• Work instructions
An exact, line-by-line copy is needed, beginning at the line with "(Gödel connectives: ~u" and ending at the last line of the listing below.

===== Information

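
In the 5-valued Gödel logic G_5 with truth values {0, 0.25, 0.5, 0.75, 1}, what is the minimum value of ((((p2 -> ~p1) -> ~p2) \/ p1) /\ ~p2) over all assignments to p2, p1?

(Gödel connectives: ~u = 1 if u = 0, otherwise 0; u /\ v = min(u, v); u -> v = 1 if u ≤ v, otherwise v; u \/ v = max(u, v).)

The minimum is attained at p2 = 0.25, p1 = 0:
  ~p1: Gödel ¬ of 0 = 1 (operand is 0)
  (p2 -> ~p1): 0.25 ≤ 1, so result = 1
  ~p2: Gödel ¬ of 0.25 = 0 (operand ≠ 0)
  ((p2 -> ~p1) -> ~p2): 1 > 0, so result = 0
  (((p2 -> ~p1) -> ~p2) \/ p1) = max(0, 0) = 0
  ~p2: Gödel ¬ of 0.25 = 0 (operand ≠ 0)
  ((((p2 -> ~p1) -> ~p2) \/ p1) /\ ~p2) = min(0, 0) = 0
Checking all 25 assignments confirms none give a value below 0.00.

0.00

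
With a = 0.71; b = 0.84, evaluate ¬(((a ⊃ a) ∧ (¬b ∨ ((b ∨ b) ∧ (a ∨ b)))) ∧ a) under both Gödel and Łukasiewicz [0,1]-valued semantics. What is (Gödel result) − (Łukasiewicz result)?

-0.29

Gödel evaluation:
  (a ⊃ a): 0.71 ≤ 0.71, so result = 1
  ¬b: Gödel ¬ of 0.84 = 0 (operand ≠ 0)
  (b ∨ b) = max(0.84, 0.84) = 0.84
  (a ∨ b) = max(0.71, 0.84) = 0.84
  ((b ∨ b) ∧ (a ∨ b)) = min(0.84, 0.84) = 0.84
  (¬b ∨ ((b ∨ b) ∧ (a ∨ b))) = max(0, 0.84) = 0.84
  ((a ⊃ a) ∧ (¬b ∨ ((b ∨ b) ∧ (a ∨ b)))) = min(1, 0.84) = 0.84
  (((a ⊃ a) ∧ (¬b ∨ ((b ∨ b) ∧ (a ∨ b)))) ∧ a) = min(0.84, 0.71) = 0.71
  ¬(((a ⊃ a) ∧ (¬b ∨ ((b ∨ b) ∧ (a ∨ b)))) ∧ a): Gödel ¬ of 0.71 = 0 (operand ≠ 0)
  Gödel value = 0
Łukasiewicz evaluation:
  (a ⊃ a): min(1, 1 − 0.71 + 0.71) = 1
  ¬b: Łukasiewicz ¬ gives 1 − 0.84 = 0.16
  (b ∨ b) = max(0.84, 0.84) = 0.84
  (a ∨ b) = max(0.71, 0.84) = 0.84
  ((b ∨ b) ∧ (a ∨ b)) = min(0.84, 0.84) = 0.84
  (¬b ∨ ((b ∨ b) ∧ (a ∨ b))) = max(0.16, 0.84) = 0.84
  ((a ⊃ a) ∧ (¬b ∨ ((b ∨ b) ∧ (a ∨ b)))) = min(1, 0.84) = 0.84
  (((a ⊃ a) ∧ (¬b ∨ ((b ∨ b) ∧ (a ∨ b)))) ∧ a) = min(0.84, 0.71) = 0.71
  ¬(((a ⊃ a) ∧ (¬b ∨ ((b ∨ b) ∧ (a ∨ b)))) ∧ a): Łukasiewicz ¬ gives 1 − 0.71 = 0.29
  Łukasiewicz value = 0.29
Difference: 0 − 0.29 = -0.29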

==========

• Your response
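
(Gödel connectives: ~u = 1 if u = 0, otherwise 0; u /\ v = min(u, v); u -> v = 1 if u ≤ v, otherwise v; u \/ v = max(u, v).)

The minimum is attained at p2 = 0.25, p1 = 0:
  ~p1: Gödel ¬ of 0 = 1 (operand is 0)
  (p2 -> ~p1): 0.25 ≤ 1, so result = 1
  ~p2: Gödel ¬ of 0.25 = 0 (operand ≠ 0)
  ((p2 -> ~p1) -> ~p2): 1 > 0, so result = 0
  (((p2 -> ~p1) -> ~p2) \/ p1) = max(0, 0) = 0
  ~p2: Gödel ¬ of 0.25 = 0 (operand ≠ 0)
  ((((p2 -> ~p1) -> ~p2) \/ p1) /\ ~p2) = min(0, 0) = 0
Checking all 25 assignments confirms none give a value below 0.00.

0.00

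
With a = 0.71; b = 0.84, evaluate ¬(((a ⊃ a) ∧ (¬b ∨ ((b ∨ b) ∧ (a ∨ b)))) ∧ a) under both Gödel and Łukasiewicz [0,1]-valued semantics. What is (Gödel result) − (Łukasiewicz result)?

-0.29

Gödel evaluation:
  (a ⊃ a): 0.71 ≤ 0.71, so result = 1
  ¬b: Gödel ¬ of 0.84 = 0 (operand ≠ 0)
  (b ∨ b) = max(0.84, 0.84) = 0.84
  (a ∨ b) = max(0.71, 0.84) = 0.84
  ((b ∨ b) ∧ (a ∨ b)) = min(0.84, 0.84) = 0.84
  (¬b ∨ ((b ∨ b) ∧ (a ∨ b))) = max(0, 0.84) = 0.84
  ((a ⊃ a) ∧ (¬b ∨ ((b ∨ b) ∧ (a ∨ b)))) = min(1, 0.84) = 0.84
  (((a ⊃ a) ∧ (¬b ∨ ((b ∨ b) ∧ (a ∨ b)))) ∧ a) = min(0.84, 0.71) = 0.71
  ¬(((a ⊃ a) ∧ (¬b ∨ ((b ∨ b) ∧ (a ∨ b)))) ∧ a): Gödel ¬ of 0.71 = 0 (operand ≠ 0)
  Gödel value = 0
Łukasiewicz evaluation:
  (a ⊃ a): min(1, 1 − 0.71 + 0.71) = 1
  ¬b: Łukasiewicz ¬ gives 1 − 0.84 = 0.16
  (b ∨ b) = max(0.84, 0.84) = 0.84
  (a ∨ b) = max(0.71, 0.84) = 0.84
  ((b ∨ b) ∧ (a ∨ b)) = min(0.84, 0.84) = 0.84
  (¬b ∨ ((b ∨ b) ∧ (a ∨ b))) = max(0.16, 0.84) = 0.84
  ((a ⊃ a) ∧ (¬b ∨ ((b ∨ b) ∧ (a ∨ b)))) = min(1, 0.84) = 0.84
  (((a ⊃ a) ∧ (¬b ∨ ((b ∨ b) ∧ (a ∨ b)))) ∧ a) = min(0.84, 0.71) = 0.71
  ¬(((a ⊃ a) ∧ (¬b ∨ ((b ∨ b) ∧ (a ∨ b)))) ∧ a): Łukasiewicz ¬ gives 1 − 0.71 = 0.29
  Łukasiewicz value = 0.29
Difference: 0 − 0.29 = -0.29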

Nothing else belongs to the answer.